### WORK INSTRUCTION
Could you set down every record below exactly as it appears?

### EXCERPTED RECORDS
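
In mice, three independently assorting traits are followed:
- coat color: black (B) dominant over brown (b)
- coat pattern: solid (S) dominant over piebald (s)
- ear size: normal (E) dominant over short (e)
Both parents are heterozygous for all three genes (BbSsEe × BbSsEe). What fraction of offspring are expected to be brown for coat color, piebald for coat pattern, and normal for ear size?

Trihybrid cross: BbSsEe × BbSsEe
Each trait segregates independently with a 3:1 phenotypic ratio, so each gene contributes 3/4 (dominant) or 1/4 (recessive).
Target: brown (coat color), piebald (coat pattern), normal (ear size)
Probability = product of independent per-trait probabilities
= 1/4 × 1/4 × 3/4 = 3/64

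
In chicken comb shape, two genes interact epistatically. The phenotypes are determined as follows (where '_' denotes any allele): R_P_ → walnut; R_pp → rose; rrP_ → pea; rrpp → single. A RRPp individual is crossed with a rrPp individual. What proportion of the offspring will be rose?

Cross: RRPp × rrPp — consider each gene separately:
R gene: RR × rr → 4 Rr → 4 R_ (out of 4)
P gene: Pp × Pp → 1 PP, 2 Pp, 1 pp → 3 P_ : 1 pp (out of 4)
Genotype classes (out of 4 × 4 = 16): R_P_ = 4×3 = 12; R_pp = 4×1 = 4
Apply the phenotype rules: R_P_ (12) → walnut; R_pp (4) → rose
Phenotype counts (out of 16): 12 walnut, 4 rose
rose: 4 out of 16
Probability: 4/16 = 1/4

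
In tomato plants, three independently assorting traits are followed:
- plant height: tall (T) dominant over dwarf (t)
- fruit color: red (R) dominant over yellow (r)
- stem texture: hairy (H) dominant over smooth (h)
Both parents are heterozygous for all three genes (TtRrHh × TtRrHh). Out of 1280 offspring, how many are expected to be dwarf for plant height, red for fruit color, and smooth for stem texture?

Trihybrid cross: TtRrHh × TtRrHh
Each trait segregates independently with a 3:1 phenotypic ratio, so each gene contributes 3/4 (dominant) or 1/4 (recessive).
Target: dwarf (plant height), red (fruit color), smooth (stem texture)
Probability = product of independent per-trait probabilities
= 1/4 × 3/4 × 1/4 = 3/64
Expected count = 3/64 × 1280 = 60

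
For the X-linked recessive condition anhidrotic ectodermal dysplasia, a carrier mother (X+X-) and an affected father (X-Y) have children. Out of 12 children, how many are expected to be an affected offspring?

Cross: X+X- × X-Y
Offspring: 1 X+X-, 1 X+Y, 1 X-X-, 1 X-Y
Probability of an affected offspring: 2/4 = 1/2
Expected count = 1/2 × 12 = 6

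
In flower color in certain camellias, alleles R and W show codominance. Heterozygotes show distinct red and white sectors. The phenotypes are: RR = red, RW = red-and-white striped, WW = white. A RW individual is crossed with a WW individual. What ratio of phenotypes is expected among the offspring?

Punnett square for RW × WW:
Offspring genotypes: 2 RW, 2 WW
Phenotype counts: 2 red-and-white striped, 2 white
Ratio: 1 red-and-white striped : 1 white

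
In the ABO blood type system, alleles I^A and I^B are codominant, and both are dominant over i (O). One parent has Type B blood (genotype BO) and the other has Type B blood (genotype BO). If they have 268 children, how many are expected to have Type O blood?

Cross: BO × BO
Possible offspring genotypes: 1 BB, 2 BO, 1 OO
Blood type counts: 3 Type B, 1 Type O
Probability of Type O: 1/4
Expected count = 1/4 × 268 = 67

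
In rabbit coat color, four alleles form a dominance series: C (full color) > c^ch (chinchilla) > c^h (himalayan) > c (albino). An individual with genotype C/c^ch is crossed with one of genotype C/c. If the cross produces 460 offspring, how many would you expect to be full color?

Cross: C/c^ch × C/c
Allele dominance: C > c^ch > c^h > c
Offspring genotypes: 1 C/C, 1 C/c, 1 C/c^ch, 1 c^ch/c
Phenotype counts: 3 full color, 1 chinchilla
full color: 3 out of 4 → fraction 3/4
Expected count = 3/4 × 460 = 345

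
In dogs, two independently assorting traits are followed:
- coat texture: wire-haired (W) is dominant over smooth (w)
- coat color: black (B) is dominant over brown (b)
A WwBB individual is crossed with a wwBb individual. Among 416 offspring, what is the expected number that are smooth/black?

Dihybrid cross WwBB × wwBb — consider each gene separately:
coat texture: Ww × ww → 2 Ww, 2 ww → 2 W_ : 2 ww (out of 4)
coat color: BB × Bb → 2 BB, 2 Bb → 4 B_ (out of 4)
Combine (counts out of 4 × 4 = 16): wire-haired/black (W_B_) = 2×4 = 8; smooth/black (wwB_) = 2×4 = 8
Phenotype counts (out of 16): 8 wire-haired/black, 8 smooth/black
smooth/black: 8 out of 16 → fraction 1/2
Expected count = 1/2 × 416 = 208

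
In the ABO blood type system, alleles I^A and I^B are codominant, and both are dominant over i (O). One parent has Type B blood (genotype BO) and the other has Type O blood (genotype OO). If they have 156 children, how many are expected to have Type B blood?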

### COMPLETED EXERCISE
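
In mice, three independently assorting traits are followed:
- coat color: black (B) dominant over brown (b)
- coat pattern: solid (S) dominant over piebald (s)
- ear size: normal (E) dominant over short (e)
Both parents are heterozygous for all three genes (BbSsEe × BbSsEe). What fraction of offspring are expected to be brown for coat color, piebald for coat pattern, and normal for ear size?

Trihybrid cross: BbSsEe × BbSsEe
Each trait segregates independently with a 3:1 phenotypic ratio, so each gene contributes 3/4 (dominant) or 1/4 (recessive).
Target: brown (coat color), piebald (coat pattern), normal (ear size)
Probability = product of independent per-trait probabilities
= 1/4 × 1/4 × 3/4 = 3/64

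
In chicken comb shape, two genes interact epistatically. The phenotypes are determined as follows (where '_' denotes any allele): R_P_ → walnut; R_pp → rose; rrP_ → pea; rrpp → single. A RRPp individual is crossed with a rrPp individual. What proportion of the offspring will be rose?

Cross: RRPp × rrPp — consider each gene separately:
R gene: RR × rr → 4 Rr → 4 R_ (out of 4)
P gene: Pp × Pp → 1 PP, 2 Pp, 1 pp → 3 P_ : 1 pp (out of 4)
Genotype classes (out of 4 × 4 = 16): R_P_ = 4×3 = 12; R_pp = 4×1 = 4
Apply the phenotype rules: R_P_ (12) → walnut; R_pp (4) → rose
Phenotype counts (out of 16): 12 walnut, 4 rose
rose: 4 out of 16
Probability: 4/16 = 1/4

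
In tomato plants, three independently assorting traits are followed:
- plant height: tall (T) dominant over dwarf (t)
- fruit color: red (R) dominant over yellow (r)
- stem texture: hairy (H) dominant over smooth (h)
Both parents are heterozygous for all three genes (TtRrHh × TtRrHh). Out of 1280 offspring, how many are expected to be dwarf for plant height, red for fruit color, and smooth for stem texture?

Trihybrid cross: TtRrHh × TtRrHh
Each trait segregates independently with a 3:1 phenotypic ratio, so each gene contributes 3/4 (dominant) or 1/4 (recessive).
Target: dwarf (plant height), red (fruit color), smooth (stem texture)
Probability = product of independent per-trait probabilities
= 1/4 × 3/4 × 1/4 = 3/64
Expected count = 3/64 × 1280 = 60

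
For the X-linked recessive condition anhidrotic ectodermal dysplasia, a carrier mother (X+X-) and an affected father (X-Y) have children. Out of 12 children, how many are expected to be an affected offspring?

Cross: X+X- × X-Y
Offspring: 1 X+X-, 1 X+Y, 1 X-X-, 1 X-Y
Probability of an affected offspring: 2/4 = 1/2
Expected count = 1/2 × 12 = 6

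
In flower color in certain camellias, alleles R and W show codominance. Heterozygotes show distinct red and white sectors. The phenotypes are: RR = red, RW = red-and-white striped, WW = white. A RW individual is crossed with a WW individual. What ratio of phenotypes is expected among the offspring?

Punnett square for RW × WW:
Offspring genotypes: 2 RW, 2 WW
Phenotype counts: 2 red-and-white striped, 2 white
Ratio: 1 red-and-white striped : 1 white

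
In the ABO blood type system, alleles I^A and I^B are codominant, and both are dominant over i (O). One parent has Type B blood (genotype BO) and the other has Type B blood (genotype BO). If they have 268 children, how many are expected to have Type O blood?

Cross: BO × BO
Possible offspring genotypes: 1 BB, 2 BO, 1 OO
Blood type counts: 3 Type B, 1 Type O
Probability of Type O: 1/4
Expected count = 1/4 × 268 = 67

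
In rabbit coat color, four alleles form a dominance series: C (full color) > c^ch (chinchilla) > c^h (himalayan) > c (albino). An individual with genotype C/c^ch is crossed with one of genotype C/c. If the cross produces 460 offspring, how many would you expect to be full color?

Cross: C/c^ch × C/c
Allele dominance: C > c^ch > c^h > c
Offspring genotypes: 1 C/C, 1 C/c, 1 C/c^ch, 1 c^ch/c
Phenotype counts: 3 full color, 1 chinchilla
full color: 3 out of 4 → fraction 3/4
Expected count = 3/4 × 460 = 345

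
In dogs, two independently assorting traits are followed:
- coat texture: wire-haired (W) is dominant over smooth (w)
- coat color: black (B) is dominant over brown (b)
A WwBB individual is crossed with a wwBb individual. Among 416 offspring, what is the expected number that are smooth/black?

Dihybrid cross WwBB × wwBb — consider each gene separately:
coat texture: Ww × ww → 2 Ww, 2 ww → 2 W_ : 2 ww (out of 4)
coat color: BB × Bb → 2 BB, 2 Bb → 4 B_ (out of 4)
Combine (counts out of 4 × 4 = 16): wire-haired/black (W_B_) = 2×4 = 8; smooth/black (wwB_) = 2×4 = 8
Phenotype counts (out of 16): 8 wire-haired/black, 8 smooth/black
smooth/black: 8 out of 16 → fraction 1/2
Expected count = 1/2 × 416 = 208

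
In the ABO blood type system, alleles I^A and I^B are codominant, and both are dominant over i (O). One parent has Type B blood (genotype BO) and the other has Type O blood (genotype OO). If they have 156 children, how many are expected to have Type B blood?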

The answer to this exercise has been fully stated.